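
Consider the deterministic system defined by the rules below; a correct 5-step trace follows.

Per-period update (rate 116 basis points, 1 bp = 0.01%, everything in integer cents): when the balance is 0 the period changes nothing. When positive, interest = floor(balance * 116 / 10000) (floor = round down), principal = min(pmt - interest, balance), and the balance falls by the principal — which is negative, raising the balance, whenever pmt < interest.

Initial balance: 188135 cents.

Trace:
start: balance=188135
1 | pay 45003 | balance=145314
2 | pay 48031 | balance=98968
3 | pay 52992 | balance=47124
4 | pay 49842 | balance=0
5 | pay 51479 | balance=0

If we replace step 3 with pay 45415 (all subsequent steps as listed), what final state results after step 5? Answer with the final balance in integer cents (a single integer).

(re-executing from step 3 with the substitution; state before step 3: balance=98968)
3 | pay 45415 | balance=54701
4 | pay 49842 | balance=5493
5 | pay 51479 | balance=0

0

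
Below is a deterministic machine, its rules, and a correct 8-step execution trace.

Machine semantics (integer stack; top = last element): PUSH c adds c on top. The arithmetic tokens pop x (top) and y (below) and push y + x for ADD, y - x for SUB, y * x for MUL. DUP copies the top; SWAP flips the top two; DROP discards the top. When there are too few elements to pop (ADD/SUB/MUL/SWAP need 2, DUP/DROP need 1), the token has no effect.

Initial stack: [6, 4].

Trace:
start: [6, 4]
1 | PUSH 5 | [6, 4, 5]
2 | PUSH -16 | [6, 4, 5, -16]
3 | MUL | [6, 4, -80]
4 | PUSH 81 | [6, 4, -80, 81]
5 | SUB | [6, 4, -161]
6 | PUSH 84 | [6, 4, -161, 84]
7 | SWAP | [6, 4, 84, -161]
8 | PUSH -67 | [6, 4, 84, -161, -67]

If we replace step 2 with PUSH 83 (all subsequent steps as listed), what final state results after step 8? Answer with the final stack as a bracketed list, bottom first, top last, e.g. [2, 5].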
_____
Your answer should consist only of the lines from the one with "5 | SUB | [6, 4, -161]" through the last line of the entries above, retyped exactly.

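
5 | SUB | [6, 4, -161]
6 | PUSH 84 | [6, 4, -161, 84]
7 | SWAP | [6, 4, 84, -161]
8 | PUSH -67 | [6, 4, 84, -161, -67]

If we replace step 2 with PUSH 83 (all subsequent steps as listed), what final state results after step 8? Answer with the final stack as a bracketed list, bottom first, top last, e.g. [2, 5].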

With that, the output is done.